** Working data **
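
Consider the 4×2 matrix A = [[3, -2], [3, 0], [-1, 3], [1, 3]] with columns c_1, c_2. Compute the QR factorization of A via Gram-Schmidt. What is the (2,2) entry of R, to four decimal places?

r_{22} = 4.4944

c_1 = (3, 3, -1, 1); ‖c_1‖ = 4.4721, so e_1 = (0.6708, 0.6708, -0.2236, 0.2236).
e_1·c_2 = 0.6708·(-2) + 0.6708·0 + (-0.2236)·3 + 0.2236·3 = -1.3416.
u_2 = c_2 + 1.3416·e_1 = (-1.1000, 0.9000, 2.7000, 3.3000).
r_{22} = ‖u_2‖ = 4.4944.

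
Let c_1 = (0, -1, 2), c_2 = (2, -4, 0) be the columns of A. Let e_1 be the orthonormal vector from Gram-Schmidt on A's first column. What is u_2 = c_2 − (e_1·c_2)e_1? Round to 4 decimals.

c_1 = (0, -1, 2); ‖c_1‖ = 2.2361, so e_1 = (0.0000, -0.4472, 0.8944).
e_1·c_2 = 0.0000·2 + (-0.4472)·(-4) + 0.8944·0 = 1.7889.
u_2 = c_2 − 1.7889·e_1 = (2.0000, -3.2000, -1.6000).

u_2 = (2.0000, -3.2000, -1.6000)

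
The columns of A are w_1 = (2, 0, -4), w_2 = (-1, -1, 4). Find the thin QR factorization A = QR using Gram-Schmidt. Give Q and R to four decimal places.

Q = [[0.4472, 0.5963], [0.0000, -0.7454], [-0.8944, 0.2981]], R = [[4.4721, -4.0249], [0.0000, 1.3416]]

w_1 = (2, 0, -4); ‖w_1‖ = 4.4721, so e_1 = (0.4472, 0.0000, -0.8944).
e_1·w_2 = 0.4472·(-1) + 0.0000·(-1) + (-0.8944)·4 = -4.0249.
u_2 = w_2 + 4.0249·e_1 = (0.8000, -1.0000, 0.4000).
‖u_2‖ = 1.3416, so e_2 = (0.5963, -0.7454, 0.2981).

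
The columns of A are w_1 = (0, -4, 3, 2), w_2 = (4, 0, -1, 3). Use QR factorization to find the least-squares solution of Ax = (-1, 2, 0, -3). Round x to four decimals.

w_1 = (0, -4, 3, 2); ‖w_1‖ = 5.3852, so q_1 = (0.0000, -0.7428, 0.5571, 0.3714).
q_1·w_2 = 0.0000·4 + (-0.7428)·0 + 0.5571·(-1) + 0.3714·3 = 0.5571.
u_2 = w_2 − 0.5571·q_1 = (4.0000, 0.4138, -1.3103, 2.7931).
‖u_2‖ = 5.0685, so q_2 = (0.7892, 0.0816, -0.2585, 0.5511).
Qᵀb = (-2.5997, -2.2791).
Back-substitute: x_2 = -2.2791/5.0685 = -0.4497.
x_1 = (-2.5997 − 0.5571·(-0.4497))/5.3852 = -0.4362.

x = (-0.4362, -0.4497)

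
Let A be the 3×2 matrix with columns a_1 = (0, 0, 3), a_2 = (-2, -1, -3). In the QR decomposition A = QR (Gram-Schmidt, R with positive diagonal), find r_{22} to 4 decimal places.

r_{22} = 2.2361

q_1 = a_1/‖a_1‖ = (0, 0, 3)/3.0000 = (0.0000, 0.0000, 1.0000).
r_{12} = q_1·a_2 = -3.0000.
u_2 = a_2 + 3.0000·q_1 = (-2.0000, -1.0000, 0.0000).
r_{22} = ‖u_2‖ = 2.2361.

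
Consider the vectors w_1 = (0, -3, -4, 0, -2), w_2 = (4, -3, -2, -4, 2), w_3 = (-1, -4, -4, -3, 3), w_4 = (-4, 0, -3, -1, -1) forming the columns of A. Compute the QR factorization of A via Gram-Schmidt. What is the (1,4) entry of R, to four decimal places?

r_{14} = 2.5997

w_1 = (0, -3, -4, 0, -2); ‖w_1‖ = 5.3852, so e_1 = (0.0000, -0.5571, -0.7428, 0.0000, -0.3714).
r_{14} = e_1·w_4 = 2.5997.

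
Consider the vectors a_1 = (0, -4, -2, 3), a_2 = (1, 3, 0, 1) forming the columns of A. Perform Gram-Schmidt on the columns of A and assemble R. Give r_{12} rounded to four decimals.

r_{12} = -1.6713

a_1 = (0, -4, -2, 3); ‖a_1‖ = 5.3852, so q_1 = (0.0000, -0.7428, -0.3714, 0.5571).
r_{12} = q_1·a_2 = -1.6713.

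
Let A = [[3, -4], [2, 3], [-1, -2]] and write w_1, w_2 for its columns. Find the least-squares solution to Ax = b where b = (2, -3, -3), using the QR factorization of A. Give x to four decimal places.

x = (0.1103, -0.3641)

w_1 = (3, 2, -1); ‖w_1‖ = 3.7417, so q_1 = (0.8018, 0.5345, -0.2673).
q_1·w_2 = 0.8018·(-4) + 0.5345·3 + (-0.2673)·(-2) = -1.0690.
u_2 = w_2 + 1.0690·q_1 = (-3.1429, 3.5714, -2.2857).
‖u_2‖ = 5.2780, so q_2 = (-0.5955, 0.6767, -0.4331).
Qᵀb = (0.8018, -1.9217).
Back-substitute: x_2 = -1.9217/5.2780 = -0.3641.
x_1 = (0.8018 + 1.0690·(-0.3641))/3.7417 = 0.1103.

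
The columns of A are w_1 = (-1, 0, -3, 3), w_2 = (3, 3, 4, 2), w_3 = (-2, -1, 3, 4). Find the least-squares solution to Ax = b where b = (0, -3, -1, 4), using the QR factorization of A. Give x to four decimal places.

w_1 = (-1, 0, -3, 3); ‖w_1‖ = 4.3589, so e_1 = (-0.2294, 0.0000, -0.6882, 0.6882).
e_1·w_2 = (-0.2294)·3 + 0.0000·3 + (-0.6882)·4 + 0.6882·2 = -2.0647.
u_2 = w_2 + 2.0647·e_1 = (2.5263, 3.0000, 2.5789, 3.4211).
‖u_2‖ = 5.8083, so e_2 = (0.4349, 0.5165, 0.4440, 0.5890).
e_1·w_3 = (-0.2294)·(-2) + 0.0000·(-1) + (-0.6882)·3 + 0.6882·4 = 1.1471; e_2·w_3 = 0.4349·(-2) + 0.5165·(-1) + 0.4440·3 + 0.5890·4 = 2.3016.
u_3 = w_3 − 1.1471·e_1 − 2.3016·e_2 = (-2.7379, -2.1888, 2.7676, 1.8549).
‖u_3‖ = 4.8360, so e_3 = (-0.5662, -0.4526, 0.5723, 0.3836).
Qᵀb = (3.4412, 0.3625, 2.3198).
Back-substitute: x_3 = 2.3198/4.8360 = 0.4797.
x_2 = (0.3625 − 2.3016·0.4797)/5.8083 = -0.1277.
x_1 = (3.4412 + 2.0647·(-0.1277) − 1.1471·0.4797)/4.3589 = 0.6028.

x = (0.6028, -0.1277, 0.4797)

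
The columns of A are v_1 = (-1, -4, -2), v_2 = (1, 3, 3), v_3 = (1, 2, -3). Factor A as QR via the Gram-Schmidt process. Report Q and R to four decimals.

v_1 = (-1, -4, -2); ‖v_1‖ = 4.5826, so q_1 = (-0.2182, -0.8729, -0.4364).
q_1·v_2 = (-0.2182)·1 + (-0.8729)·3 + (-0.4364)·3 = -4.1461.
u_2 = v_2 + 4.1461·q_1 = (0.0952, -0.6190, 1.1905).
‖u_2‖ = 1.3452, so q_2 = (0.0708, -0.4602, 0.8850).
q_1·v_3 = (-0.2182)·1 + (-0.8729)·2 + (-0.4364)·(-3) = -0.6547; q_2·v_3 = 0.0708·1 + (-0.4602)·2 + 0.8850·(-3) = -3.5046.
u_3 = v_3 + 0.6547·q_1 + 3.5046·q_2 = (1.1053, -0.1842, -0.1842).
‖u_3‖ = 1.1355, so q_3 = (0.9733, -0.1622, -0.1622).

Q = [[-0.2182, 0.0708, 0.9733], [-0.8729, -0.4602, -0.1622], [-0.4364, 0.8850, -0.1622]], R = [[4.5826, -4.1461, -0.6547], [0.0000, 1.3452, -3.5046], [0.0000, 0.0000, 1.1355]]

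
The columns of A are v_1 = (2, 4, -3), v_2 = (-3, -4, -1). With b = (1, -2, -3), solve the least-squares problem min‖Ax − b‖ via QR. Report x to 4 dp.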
--
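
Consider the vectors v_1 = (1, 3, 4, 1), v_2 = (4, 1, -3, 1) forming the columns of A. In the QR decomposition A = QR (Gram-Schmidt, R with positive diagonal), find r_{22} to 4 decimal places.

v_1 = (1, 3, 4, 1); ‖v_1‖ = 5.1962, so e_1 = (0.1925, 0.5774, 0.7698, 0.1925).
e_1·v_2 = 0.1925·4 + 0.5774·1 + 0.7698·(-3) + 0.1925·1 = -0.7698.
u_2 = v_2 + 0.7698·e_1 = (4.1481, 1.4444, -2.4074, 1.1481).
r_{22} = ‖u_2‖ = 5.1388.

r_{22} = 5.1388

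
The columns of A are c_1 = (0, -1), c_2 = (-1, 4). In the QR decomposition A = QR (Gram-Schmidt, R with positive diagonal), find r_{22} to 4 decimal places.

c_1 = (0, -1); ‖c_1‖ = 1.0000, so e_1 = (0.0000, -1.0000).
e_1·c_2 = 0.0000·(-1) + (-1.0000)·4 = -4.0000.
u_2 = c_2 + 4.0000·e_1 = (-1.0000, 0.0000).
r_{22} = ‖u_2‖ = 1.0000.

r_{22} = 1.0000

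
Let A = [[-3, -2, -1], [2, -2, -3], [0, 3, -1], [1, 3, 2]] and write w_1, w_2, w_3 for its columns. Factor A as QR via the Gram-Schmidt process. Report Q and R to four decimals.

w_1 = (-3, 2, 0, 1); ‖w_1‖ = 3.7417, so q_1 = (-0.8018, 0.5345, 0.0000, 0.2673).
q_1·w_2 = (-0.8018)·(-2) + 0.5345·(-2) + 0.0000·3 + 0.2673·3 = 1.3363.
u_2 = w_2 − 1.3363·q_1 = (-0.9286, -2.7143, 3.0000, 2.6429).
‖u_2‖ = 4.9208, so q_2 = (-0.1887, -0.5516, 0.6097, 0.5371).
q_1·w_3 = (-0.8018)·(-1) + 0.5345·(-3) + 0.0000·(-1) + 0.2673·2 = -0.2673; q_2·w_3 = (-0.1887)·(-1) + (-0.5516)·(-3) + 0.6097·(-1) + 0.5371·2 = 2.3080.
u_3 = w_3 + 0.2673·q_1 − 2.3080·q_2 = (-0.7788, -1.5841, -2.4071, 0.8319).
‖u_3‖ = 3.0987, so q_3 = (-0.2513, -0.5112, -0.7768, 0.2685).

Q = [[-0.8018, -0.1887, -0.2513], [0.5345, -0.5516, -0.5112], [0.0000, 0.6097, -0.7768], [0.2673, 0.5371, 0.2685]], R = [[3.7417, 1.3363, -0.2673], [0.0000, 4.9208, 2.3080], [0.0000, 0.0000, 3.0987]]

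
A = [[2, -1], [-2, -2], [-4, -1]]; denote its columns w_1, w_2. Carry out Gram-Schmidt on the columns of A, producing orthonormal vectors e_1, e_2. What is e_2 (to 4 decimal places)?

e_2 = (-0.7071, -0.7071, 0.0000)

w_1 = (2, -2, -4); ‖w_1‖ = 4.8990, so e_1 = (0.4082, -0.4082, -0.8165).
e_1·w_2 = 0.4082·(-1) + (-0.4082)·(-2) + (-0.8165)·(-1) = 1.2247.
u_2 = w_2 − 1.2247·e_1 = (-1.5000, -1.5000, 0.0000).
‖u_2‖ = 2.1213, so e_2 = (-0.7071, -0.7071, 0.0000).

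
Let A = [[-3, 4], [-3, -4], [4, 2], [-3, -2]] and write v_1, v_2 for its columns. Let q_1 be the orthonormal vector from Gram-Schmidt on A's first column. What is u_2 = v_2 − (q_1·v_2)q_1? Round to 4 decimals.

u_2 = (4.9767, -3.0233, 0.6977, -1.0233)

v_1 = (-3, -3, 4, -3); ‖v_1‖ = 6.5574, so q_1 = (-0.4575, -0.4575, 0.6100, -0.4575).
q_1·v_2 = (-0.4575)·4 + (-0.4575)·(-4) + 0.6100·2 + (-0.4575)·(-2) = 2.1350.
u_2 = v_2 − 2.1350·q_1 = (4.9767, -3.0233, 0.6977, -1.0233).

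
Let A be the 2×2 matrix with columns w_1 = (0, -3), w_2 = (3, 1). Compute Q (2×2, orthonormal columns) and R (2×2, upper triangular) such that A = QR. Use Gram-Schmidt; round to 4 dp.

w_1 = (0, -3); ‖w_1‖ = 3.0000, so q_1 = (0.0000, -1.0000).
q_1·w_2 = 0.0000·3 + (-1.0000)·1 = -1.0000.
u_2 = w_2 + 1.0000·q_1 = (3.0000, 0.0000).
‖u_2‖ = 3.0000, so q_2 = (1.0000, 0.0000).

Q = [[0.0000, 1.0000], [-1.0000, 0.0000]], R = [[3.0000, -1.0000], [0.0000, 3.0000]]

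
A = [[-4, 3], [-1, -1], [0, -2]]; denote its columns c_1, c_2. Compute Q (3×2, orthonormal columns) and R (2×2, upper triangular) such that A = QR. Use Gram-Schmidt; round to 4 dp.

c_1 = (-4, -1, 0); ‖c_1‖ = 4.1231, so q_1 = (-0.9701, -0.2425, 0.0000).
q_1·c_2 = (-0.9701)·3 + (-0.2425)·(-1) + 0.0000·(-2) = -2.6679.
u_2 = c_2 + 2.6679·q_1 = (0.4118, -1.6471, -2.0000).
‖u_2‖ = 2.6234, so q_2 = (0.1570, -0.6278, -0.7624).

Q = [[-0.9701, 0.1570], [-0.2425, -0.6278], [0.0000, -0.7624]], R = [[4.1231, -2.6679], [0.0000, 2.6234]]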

** Directions for this task **
Would you output, from the records above, exactly the run of lines that starts at the line containing "The columns of A are v_1 = (-1, -4, -2), v_2" and ends at the line containing "The columns of A are v_1 = (2, 4, -3), v_2", and only that run?

** Task solution **
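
The columns of A are v_1 = (-1, -4, -2), v_2 = (1, 3, 3), v_3 = (1, 2, -3). Factor A as QR via the Gram-Schmidt process. Report Q and R to four decimals.

v_1 = (-1, -4, -2); ‖v_1‖ = 4.5826, so q_1 = (-0.2182, -0.8729, -0.4364).
q_1·v_2 = (-0.2182)·1 + (-0.8729)·3 + (-0.4364)·3 = -4.1461.
u_2 = v_2 + 4.1461·q_1 = (0.0952, -0.6190, 1.1905).
‖u_2‖ = 1.3452, so q_2 = (0.0708, -0.4602, 0.8850).
q_1·v_3 = (-0.2182)·1 + (-0.8729)·2 + (-0.4364)·(-3) = -0.6547; q_2·v_3 = 0.0708·1 + (-0.4602)·2 + 0.8850·(-3) = -3.5046.
u_3 = v_3 + 0.6547·q_1 + 3.5046·q_2 = (1.1053, -0.1842, -0.1842).
‖u_3‖ = 1.1355, so q_3 = (0.9733, -0.1622, -0.1622).

Q = [[-0.2182, 0.0708, 0.9733], [-0.8729, -0.4602, -0.1622], [-0.4364, 0.8850, -0.1622]], R = [[4.5826, -4.1461, -0.6547], [0.0000, 1.3452, -3.5046], [0.0000, 0.0000, 1.1355]]

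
The columns of A are v_1 = (2, 4, -3), v_2 = (-3, -4, -1). With b = (1, -2, -3), solve the least-squares problem min‖Ax − b‖ via QR. Report x to 4 dp.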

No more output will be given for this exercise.